Saved entries:
+ + + + +

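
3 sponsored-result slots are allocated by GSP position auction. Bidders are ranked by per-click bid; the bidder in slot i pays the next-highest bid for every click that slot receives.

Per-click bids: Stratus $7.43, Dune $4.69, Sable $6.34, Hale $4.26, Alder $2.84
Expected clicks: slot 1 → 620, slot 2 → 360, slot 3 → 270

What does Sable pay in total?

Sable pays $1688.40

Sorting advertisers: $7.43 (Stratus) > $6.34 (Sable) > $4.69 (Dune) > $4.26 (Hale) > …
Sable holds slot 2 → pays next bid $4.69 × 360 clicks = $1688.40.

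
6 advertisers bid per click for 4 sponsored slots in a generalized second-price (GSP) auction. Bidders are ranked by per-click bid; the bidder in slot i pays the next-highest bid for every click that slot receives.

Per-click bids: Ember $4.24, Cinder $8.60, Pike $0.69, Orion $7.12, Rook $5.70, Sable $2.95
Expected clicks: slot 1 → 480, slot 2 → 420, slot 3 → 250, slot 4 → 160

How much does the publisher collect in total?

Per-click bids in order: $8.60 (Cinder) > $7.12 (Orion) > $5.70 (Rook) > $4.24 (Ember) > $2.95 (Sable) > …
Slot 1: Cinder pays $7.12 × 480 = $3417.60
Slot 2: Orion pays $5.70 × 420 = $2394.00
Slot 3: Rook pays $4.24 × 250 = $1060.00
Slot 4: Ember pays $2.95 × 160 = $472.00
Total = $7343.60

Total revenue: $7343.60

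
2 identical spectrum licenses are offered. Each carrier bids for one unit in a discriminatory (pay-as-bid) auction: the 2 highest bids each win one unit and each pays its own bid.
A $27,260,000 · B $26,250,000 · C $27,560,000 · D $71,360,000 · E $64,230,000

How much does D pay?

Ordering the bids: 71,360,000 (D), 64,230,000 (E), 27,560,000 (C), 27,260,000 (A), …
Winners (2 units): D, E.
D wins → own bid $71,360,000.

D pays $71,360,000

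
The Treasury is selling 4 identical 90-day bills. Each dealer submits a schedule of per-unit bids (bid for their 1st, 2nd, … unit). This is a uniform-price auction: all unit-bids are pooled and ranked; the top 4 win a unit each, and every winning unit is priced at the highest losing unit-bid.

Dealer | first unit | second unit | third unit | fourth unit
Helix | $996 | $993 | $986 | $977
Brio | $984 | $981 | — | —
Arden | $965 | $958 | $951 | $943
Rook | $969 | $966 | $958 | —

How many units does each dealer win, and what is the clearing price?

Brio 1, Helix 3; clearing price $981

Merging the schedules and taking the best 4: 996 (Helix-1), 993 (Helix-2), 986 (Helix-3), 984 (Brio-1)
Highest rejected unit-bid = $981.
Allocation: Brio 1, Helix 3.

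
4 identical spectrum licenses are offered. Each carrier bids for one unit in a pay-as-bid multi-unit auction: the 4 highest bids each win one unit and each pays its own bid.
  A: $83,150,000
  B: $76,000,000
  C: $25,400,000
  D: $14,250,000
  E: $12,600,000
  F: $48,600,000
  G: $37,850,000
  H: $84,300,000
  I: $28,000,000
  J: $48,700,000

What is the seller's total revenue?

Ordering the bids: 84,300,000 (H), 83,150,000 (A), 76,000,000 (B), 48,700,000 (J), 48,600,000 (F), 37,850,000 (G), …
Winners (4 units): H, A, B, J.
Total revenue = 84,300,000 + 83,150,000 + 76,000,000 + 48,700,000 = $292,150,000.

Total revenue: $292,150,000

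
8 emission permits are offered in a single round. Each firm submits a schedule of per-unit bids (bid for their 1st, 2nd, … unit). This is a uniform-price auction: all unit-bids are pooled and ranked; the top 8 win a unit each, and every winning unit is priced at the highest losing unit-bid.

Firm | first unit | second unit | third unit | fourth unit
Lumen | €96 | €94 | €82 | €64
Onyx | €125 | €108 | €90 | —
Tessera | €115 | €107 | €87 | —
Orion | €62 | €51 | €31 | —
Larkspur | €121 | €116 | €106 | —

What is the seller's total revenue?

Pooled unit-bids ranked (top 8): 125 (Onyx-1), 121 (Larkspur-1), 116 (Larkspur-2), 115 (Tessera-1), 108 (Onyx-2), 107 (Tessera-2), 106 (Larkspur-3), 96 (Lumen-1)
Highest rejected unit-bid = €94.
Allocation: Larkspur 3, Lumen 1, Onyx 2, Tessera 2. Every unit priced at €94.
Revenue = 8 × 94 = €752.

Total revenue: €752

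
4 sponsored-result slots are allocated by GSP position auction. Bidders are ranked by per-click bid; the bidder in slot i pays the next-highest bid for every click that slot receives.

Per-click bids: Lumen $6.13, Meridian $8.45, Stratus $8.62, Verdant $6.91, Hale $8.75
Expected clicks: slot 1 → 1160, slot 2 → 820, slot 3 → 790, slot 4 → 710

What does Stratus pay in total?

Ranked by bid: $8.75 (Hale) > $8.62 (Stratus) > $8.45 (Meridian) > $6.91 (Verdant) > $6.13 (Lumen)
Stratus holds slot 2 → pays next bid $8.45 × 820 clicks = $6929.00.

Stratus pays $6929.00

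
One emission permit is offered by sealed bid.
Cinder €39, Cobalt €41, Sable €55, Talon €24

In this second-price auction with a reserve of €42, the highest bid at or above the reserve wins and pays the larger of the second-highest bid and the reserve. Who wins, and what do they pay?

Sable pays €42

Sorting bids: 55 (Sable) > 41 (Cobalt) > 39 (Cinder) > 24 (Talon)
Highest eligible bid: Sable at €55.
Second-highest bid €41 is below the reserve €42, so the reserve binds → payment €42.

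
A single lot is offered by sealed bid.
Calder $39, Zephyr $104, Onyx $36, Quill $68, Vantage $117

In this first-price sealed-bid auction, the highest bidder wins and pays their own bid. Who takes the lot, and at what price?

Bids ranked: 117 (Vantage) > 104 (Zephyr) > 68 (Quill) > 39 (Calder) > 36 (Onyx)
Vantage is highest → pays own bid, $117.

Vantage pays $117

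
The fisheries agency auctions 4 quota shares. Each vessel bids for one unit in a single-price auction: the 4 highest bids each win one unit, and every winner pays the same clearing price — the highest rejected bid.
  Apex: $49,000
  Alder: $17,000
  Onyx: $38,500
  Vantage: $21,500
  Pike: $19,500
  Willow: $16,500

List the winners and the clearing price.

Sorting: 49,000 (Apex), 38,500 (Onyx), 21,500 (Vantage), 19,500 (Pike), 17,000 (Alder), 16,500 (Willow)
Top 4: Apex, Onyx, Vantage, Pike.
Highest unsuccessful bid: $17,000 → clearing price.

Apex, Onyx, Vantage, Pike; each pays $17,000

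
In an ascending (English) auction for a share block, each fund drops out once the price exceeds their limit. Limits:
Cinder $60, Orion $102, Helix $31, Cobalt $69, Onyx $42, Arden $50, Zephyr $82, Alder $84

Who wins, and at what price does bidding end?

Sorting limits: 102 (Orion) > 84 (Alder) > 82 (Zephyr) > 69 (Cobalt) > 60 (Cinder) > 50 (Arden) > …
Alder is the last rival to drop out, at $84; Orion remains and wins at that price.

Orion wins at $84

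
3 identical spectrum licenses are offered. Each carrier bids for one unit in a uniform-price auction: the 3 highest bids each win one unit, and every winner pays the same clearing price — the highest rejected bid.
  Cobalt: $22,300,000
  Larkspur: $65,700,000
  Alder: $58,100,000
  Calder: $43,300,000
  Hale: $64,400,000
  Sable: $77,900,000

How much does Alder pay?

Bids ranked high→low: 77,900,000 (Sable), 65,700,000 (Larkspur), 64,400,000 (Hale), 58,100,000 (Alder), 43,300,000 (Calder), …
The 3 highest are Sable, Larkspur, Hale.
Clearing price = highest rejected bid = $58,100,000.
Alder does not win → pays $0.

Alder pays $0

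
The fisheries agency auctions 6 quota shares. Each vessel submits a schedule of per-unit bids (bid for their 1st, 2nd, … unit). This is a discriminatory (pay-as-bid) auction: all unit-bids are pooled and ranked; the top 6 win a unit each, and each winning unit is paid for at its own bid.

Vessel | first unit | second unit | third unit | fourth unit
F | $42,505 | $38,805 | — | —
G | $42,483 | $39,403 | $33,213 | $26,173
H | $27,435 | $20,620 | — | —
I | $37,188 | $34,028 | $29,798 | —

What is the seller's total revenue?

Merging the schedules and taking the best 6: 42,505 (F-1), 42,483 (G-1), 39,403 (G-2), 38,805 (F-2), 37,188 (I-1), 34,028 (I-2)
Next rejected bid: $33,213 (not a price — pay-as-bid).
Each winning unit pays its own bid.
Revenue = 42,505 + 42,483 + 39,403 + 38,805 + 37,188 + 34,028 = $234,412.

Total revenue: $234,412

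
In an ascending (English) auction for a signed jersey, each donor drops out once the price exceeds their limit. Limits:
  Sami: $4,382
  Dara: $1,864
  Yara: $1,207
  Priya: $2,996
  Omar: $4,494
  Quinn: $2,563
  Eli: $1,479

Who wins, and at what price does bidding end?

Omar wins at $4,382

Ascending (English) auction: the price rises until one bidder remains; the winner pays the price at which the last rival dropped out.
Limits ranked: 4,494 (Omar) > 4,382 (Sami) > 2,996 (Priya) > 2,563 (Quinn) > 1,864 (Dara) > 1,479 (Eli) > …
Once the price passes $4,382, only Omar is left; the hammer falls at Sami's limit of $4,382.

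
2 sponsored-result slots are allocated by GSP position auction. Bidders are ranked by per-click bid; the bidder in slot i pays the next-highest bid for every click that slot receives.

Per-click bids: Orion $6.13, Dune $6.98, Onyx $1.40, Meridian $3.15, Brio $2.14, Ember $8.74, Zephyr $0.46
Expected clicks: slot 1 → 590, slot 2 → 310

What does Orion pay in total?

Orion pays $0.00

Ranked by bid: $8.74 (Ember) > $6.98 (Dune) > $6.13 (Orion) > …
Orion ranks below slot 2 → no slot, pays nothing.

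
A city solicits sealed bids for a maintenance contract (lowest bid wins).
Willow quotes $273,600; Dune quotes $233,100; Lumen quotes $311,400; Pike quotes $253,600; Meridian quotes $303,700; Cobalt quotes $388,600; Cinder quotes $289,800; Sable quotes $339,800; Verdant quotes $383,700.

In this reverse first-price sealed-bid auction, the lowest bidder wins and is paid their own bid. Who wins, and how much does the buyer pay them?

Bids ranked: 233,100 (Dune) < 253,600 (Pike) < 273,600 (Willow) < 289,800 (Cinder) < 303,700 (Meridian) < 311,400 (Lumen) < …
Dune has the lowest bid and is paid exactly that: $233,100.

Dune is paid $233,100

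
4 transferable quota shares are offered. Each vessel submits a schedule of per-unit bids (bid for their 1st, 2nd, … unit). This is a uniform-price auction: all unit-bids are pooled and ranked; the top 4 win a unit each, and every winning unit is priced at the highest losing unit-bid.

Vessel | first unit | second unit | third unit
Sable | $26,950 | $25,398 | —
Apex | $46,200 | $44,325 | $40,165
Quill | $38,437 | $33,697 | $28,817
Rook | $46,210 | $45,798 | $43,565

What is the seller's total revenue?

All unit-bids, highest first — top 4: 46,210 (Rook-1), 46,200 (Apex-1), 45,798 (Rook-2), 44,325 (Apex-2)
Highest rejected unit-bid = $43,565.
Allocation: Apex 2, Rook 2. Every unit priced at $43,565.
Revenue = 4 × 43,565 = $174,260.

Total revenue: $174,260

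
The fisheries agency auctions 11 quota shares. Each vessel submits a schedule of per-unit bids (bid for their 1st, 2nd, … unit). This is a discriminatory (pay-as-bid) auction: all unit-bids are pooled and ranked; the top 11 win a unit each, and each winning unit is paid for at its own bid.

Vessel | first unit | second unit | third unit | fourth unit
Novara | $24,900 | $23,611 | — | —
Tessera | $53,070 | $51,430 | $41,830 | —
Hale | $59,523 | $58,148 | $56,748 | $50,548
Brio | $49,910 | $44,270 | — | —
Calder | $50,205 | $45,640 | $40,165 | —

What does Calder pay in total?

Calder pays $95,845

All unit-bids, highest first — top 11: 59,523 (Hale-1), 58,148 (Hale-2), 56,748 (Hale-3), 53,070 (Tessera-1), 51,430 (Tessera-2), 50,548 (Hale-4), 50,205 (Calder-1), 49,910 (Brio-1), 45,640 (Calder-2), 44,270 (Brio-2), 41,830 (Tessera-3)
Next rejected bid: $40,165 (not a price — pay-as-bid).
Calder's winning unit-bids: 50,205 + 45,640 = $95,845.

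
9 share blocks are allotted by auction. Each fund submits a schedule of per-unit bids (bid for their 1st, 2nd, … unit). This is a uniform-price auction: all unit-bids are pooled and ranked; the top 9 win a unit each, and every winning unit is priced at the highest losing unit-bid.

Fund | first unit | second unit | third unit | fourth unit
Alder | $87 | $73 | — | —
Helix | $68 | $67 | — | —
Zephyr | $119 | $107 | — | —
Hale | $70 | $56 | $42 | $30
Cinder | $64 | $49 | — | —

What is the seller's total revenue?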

+ + + + +

WHAT TO PRODUCE
The lines to copy are those above that contain the string "result".

TASK SOLUTION
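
3 sponsored-result slots are allocated by GSP position auction. Bidders are ranked by per-click bid; the bidder in slot i pays the next-highest bid for every click that slot receives.
4 sponsored-result slots are allocated by GSP position auction. Bidders are ranked by per-click bid; the bidder in slot i pays the next-highest bid for every click that slot receives.
2 sponsored-result slots are allocated by GSP position auction. Bidders are ranked by per-click bid; the bidder in slot i pays the next-highest bid for every click that slot receives.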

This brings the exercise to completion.